● DESCRIPTION OF THE TASK
Return exactly the span of lines that opens with the line containing "The option was" and closes with the last line of the data, inclusive.

● EXERCISE INPUTS
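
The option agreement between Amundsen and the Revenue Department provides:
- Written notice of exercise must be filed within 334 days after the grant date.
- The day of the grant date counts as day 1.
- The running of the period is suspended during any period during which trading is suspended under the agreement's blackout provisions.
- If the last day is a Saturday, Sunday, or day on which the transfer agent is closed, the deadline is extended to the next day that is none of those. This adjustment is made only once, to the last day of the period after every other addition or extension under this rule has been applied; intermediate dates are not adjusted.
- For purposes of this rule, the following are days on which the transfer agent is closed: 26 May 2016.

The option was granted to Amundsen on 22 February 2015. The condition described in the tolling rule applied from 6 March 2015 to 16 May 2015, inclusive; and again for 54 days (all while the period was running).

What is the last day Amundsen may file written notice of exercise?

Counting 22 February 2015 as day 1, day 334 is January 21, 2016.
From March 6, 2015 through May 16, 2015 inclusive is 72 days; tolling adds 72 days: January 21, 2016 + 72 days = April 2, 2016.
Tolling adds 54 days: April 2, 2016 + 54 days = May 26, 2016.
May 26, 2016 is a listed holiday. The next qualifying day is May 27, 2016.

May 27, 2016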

● EXERCISE RESULT
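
The option was granted to Amundsen on 22 February 2015. The condition described in the tolling rule applied from 6 March 2015 to 16 May 2015, inclusive; and again for 54 days (all while the period was running).

What is the last day Amundsen may file written notice of exercise?

Counting 22 February 2015 as day 1, day 334 is January 21, 2016.
From March 6, 2015 through May 16, 2015 inclusive is 72 days; tolling adds 72 days: January 21, 2016 + 72 days = April 2, 2016.
Tolling adds 54 days: April 2, 2016 + 54 days = May 26, 2016.
May 26, 2016 is a listed holiday. The next qualifying day is May 27, 2016.

May 27, 2016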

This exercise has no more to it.